(Saved data entries)
■ ■ ■
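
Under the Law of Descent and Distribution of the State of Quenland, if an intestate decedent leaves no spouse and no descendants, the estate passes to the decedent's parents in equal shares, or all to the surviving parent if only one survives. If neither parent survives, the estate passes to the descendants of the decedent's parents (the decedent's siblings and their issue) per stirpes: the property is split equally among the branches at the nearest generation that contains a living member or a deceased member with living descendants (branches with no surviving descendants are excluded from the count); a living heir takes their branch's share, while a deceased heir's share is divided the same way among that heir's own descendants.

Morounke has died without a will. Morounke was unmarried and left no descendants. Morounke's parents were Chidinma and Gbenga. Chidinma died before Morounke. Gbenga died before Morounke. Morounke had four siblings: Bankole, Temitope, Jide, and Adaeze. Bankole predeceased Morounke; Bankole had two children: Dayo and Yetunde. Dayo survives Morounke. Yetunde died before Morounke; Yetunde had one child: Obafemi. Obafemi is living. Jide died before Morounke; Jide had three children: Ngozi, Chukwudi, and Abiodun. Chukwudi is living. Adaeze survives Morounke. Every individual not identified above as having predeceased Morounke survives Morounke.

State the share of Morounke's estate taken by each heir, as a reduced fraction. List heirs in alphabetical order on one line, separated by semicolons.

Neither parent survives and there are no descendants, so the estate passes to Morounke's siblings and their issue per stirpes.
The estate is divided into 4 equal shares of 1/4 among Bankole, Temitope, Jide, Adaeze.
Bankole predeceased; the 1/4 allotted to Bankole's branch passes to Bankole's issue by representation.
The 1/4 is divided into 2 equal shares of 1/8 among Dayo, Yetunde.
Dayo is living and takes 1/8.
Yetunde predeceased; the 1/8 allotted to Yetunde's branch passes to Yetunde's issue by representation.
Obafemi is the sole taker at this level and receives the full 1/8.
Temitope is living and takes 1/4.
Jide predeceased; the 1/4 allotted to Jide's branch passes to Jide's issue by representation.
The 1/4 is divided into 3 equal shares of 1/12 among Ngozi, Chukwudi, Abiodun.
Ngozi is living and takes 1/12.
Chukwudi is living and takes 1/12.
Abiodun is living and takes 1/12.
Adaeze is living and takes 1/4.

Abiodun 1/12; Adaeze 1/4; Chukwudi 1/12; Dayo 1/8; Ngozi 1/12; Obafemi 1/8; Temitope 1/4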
■ ■ ■
If a line of the data contains "parents", it counts; report the number of such lines and nothing else.

2